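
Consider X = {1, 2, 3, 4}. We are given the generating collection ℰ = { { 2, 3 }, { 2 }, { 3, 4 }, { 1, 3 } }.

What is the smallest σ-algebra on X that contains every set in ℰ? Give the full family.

Initial family (6 sets): { {  }, { 2 }, { 1, 3 }, { 2, 3 }, { 3, 4 }, X }.
Step 1: 6 new —
  { 1, 2 }  = ᶜ of { 3, 4 }
  { 1, 4 }  = ᶜ of { 2, 3 }
  { 2, 4 }  = ᶜ of { 1, 3 }
  { 1, 2, 3 }  = { 2, 3 } ∪ { 1, 3 }
  { 1, 3, 4 }  = ᶜ of { 2 }
  { 2, 3, 4 }  = { 3, 4 } ∪ { 2, 3 }
  |family| = 12
Step 2. New:
  { 1 }  = ᶜ of { 2, 3, 4 }
  { 4 }  = ᶜ of { 1, 2, 3 }
  { 1, 2, 4 }  = { 1, 2 } ∪ { 1, 4 }
  |family| = 15
Step 3. New:
  { 3 }  = ᶜ of { 1, 2, 4 }
  |family| = 16
Step 4: already closed under ᶜ and ∪.

|σ(ℰ)| = 16.  σ(ℰ) = { {  }, { 1 }, { 2 }, { 3 }, { 4 }, { 1, 2 }, { 1, 3 }, { 1, 4 }, { 2, 3 }, { 2, 4 }, { 3, 4 }, { 1, 2, 3 }, { 1, 2, 4 }, { 1, 3, 4 }, { 2, 3, 4 }, X }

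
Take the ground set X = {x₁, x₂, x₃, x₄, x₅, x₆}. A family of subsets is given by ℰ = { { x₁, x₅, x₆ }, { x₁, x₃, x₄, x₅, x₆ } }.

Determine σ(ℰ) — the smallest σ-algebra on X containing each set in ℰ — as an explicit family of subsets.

σ(ℰ) (8 sets): { {}, { x₂ }, { x₃, x₄ }, { x₁, x₅, x₆ }, { x₂, x₃, x₄ }, { x₁, x₂, x₅, x₆ }, { x₁, x₃, x₄, x₅, x₆ }, X }

Derivation:
Initial family (4 sets): { {}, { x₁, x₅, x₆ }, { x₁, x₃, x₄, x₅, x₆ }, X }.
Round 1: +2 →
  { x₂ }  = X∖{ x₁, x₃, x₄, x₅, x₆ }
  { x₂, x₃, x₄ }  = X∖{ x₁, x₅, x₆ }
  — 6 sets.
Round 2 (1 new):
  { x₁, x₂, x₅, x₆ }  = { x₁, x₅, x₆ } ∪ { x₂ }
  — 7 sets.
Round 3: 1 new —
  { x₃, x₄ }  = X∖{ x₁, x₂, x₅, x₆ }
  — 8 sets.
Round 4: already closed under ᶜ and ∪.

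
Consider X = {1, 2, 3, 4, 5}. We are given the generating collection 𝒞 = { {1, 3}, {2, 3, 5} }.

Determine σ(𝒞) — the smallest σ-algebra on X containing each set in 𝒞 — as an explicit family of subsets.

Answer: σ(𝒞) = { ∅, {1}, {3}, {4}, {1, 3}, {1, 4}, {2, 5}, {3, 4}, {1, 2, 5}, {1, 3, 4}, {2, 3, 5}, {2, 4, 5}, {1, 2, 3, 5}, {1, 2, 4, 5}, {2, 3, 4, 5}, X }

Trace:
Seed the family with 𝒞 together with ∅ and X: { ∅, {1, 3}, {2, 3, 5}, X }.
Step 1: +3 →
  {1, 4}  = complement {2, 3, 5}
  {2, 4, 5}  = complement {1, 3}
  {1, 2, 3, 5}  = {1, 3} ∪ {2, 3, 5}
Step 2 (4 new):
  {4}  = complement {1, 2, 3, 5}
  {1, 3, 4}  = {1, 4} ∪ {1, 3}
  {1, 2, 4, 5}  = {1, 4} ∪ {2, 4, 5}
  {2, 3, 4, 5}  = {2, 3, 5} ∪ {2, 4, 5}
Step 3. New:
  {1}  = complement {2, 3, 4, 5}
  {3}  = complement {1, 2, 4, 5}
  {2, 5}  = complement {1, 3, 4}
Step 4 adds 2:
  {3, 4}  = {3} ∪ {4}
  {1, 2, 5}  = {2, 5} ∪ {1}
Step 5: stable.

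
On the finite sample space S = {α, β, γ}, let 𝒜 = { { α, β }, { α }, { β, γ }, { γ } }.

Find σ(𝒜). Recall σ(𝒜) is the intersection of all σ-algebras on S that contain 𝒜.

Take S₀ = 𝒜 ∪ {∅, S} = { {}, { α }, { γ }, { α, β }, { β, γ }, S }.
Pass 1 adds 1:
  { α, γ }  = { γ } ∪ { α }
  [7 total]
Pass 2 (1 new):
  { β }  = ᶜ of { α, γ }
  [8 total]
Pass 3: already closed under ᶜ and ∪.

Therefore σ(𝒜) = { {}, { α }, { β }, { γ }, { α, β }, { α, γ }, { β, γ }, S } (|σ(𝒜)| = 8).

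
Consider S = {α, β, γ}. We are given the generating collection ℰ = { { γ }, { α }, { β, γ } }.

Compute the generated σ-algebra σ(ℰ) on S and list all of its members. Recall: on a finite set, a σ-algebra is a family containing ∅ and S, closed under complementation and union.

Begin from { ∅, { α }, { γ }, { β, γ }, S } (that is, ℰ plus ∅ and S).
Pass 1: 2 new —
  { α, β }  = ᶜ of { γ }
  { α, γ }  = { γ } ∪ { α }
  |family| = 7
Pass 2: +1 →
  { β }  = ᶜ of { α, γ }
  |family| = 8
Pass 3: closed — nothing new.

|σ(ℰ)| = 8.  σ(ℰ) = { ∅, { α }, { β }, { γ }, { α, β }, { α, γ }, { β, γ }, S }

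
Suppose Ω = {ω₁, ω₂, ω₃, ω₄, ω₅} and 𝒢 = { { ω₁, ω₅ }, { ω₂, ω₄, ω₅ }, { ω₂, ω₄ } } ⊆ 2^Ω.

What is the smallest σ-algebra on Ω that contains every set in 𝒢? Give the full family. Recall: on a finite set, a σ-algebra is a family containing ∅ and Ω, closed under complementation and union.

Take S₀ = 𝒢 ∪ {∅, Ω} = { {  }, { ω₁, ω₅ }, { ω₂, ω₄ }, { ω₂, ω₄, ω₅ }, Ω }.
Pass 1 adds 4:
  { ω₁, ω₃ }  = { ω₂, ω₄, ω₅ }ᶜ
  { ω₁, ω₃, ω₅ }  = { ω₂, ω₄ }ᶜ
  { ω₂, ω₃, ω₄ }  = { ω₁, ω₅ }ᶜ
  { ω₁, ω₂, ω₄, ω₅ }  = { ω₁, ω₅ } ∪ { ω₂, ω₄ }
  (now 9)
Pass 2: +3 →
  { ω₃ }  = { ω₁, ω₂, ω₄, ω₅ }ᶜ
  { ω₁, ω₂, ω₃, ω₄ }  = { ω₁, ω₃ } ∪ { ω₂, ω₃, ω₄ }
  { ω₂, ω₃, ω₄, ω₅ }  = { ω₂, ω₃, ω₄ } ∪ { ω₂, ω₄, ω₅ }
  (now 12)
Pass 3: +2 →
  { ω₁ }  = { ω₂, ω₃, ω₄, ω₅ }ᶜ
  { ω₅ }  = { ω₁, ω₂, ω₃, ω₄ }ᶜ
  (now 14)
Pass 4. New:
  { ω₃, ω₅ }  = { ω₃ } ∪ { ω₅ }
  { ω₁, ω₂, ω₄ }  = { ω₂, ω₄ } ∪ { ω₁ }
  (now 16)
Pass 5 adds nothing — fixpoint reached.

Therefore σ(𝒢) = { {  }, { ω₁ }, { ω₃ }, { ω₅ }, { ω₁, ω₃ }, { ω₁, ω₅ }, { ω₂, ω₄ }, { ω₃, ω₅ }, { ω₁, ω₂, ω₄ }, { ω₁, ω₃, ω₅ }, { ω₂, ω₃, ω₄ }, { ω₂, ω₄, ω₅ }, { ω₁, ω₂, ω₃, ω₄ }, { ω₁, ω₂, ω₄, ω₅ }, { ω₂, ω₃, ω₄, ω₅ }, Ω } (|σ(𝒢)| = 16).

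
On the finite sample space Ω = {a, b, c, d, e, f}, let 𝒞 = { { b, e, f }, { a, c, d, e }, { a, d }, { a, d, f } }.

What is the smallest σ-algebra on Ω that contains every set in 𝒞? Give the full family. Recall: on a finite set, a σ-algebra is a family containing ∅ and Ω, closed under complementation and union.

Take S₀ = 𝒞 ∪ {∅, Ω} = { ∅, { a, d }, { a, d, f }, { b, e, f }, { a, c, d, e }, Ω }.
Iteration 1. New:
  { b, f }  = Ω∖{ a, c, d, e }
  { a, c, d }  = Ω∖{ b, e, f }
  { b, c, e }  = Ω∖{ a, d, f }
  { b, c, e, f }  = Ω∖{ a, d }
  { a, b, d, e, f }  = { a, d } ∪ { b, e, f }
  { a, c, d, e, f }  = { a, c, d, e } ∪ { a, d, f }
  [12 total]
Iteration 2 adds 6:
  { b }  = Ω∖{ a, c, d, e, f }
  { c }  = Ω∖{ a, b, d, e, f }
  { a, b, d, f }  = { b, f } ∪ { a, d, f }
  { a, c, d, f }  = { a, d, f } ∪ { a, c, d }
  { a, b, c, d, e }  = { a, c, d } ∪ { b, c, e }
  { a, b, c, d, f }  = { b, f } ∪ { a, c, d }
  [18 total]
Iteration 3: 8 new —
  { e }  = Ω∖{ a, b, c, d, f }
  { f }  = Ω∖{ a, b, c, d, e }
  { b, c }  = { c } ∪ { b }
  { b, e }  = Ω∖{ a, c, d, f }
  { c, e }  = Ω∖{ a, b, d, f }
  { a, b, d }  = { a, d } ∪ { b }
  { b, c, f }  = { c } ∪ { b, f }
  { a, b, c, d }  = { a, c, d } ∪ { b }
  [26 total]
Iteration 4 adds 6:
  { c, f }  = { f } ∪ { c }
  { e, f }  = Ω∖{ a, b, c, d }
  { a, d, e }  = Ω∖{ b, c, f }
  { c, e, f }  = Ω∖{ a, b, d }
  { a, b, d, e }  = { b, e } ∪ { a, b, d }
  { a, d, e, f }  = Ω∖{ b, c }
  [32 total]
Iteration 5 adds nothing — fixpoint reached.

|σ(𝒞)| = 32.  σ(𝒞) = { ∅, { b }, { c }, { e }, { f }, { a, d }, { b, c }, { b, e }, { b, f }, { c, e }, { c, f }, { e, f }, { a, b, d }, { a, c, d }, { a, d, e }, { a, d, f }, { b, c, e }, { b, c, f }, { b, e, f }, { c, e, f }, { a, b, c, d }, { a, b, d, e }, { a, b, d, f }, { a, c, d, e }, { a, c, d, f }, { a, d, e, f }, { b, c, e, f }, { a, b, c, d, e }, { a, b, c, d, f }, { a, b, d, e, f }, { a, c, d, e, f }, Ω }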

What to do
For every line of the material above that contains the word "sample", show the line.

Response to this task
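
On the finite sample space S = {α, β, γ}, let 𝒜 = { { α, β }, { α }, { β, γ }, { γ } }.
On the finite sample space Ω = {a, b, c, d, e, f}, let 𝒞 = { { b, e, f }, { a, c, d, e }, { a, d }, { a, d, f } }.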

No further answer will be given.